Data for the task section start
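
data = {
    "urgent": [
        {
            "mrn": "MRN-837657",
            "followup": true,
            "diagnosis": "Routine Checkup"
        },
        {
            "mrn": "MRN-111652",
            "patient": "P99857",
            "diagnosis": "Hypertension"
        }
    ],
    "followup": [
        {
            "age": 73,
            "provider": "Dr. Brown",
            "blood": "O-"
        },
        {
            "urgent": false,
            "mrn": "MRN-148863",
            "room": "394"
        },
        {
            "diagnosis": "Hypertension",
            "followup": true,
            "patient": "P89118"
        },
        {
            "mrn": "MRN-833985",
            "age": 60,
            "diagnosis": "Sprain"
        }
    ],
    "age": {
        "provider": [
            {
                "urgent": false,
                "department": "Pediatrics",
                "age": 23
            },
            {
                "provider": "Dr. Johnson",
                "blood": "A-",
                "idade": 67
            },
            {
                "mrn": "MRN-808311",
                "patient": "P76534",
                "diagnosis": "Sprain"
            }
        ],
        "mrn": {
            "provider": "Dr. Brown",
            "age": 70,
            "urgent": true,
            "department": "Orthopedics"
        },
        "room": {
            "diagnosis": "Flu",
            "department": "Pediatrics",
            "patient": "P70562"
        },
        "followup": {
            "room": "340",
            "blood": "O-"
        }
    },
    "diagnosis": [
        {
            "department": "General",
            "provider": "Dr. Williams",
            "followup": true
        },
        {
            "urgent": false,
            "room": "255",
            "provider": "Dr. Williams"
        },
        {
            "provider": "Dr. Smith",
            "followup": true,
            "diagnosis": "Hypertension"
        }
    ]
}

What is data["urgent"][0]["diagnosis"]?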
Data for the task section end
• Exercise brief: All lines of the records above that carry the word "urgent" should be listed.

• Answer area:
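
    "urgent": [
            "urgent": false,
                "urgent": false,
            "urgent": true,
            "urgent": false,
What is data["urgent"][0]["diagnosis"]?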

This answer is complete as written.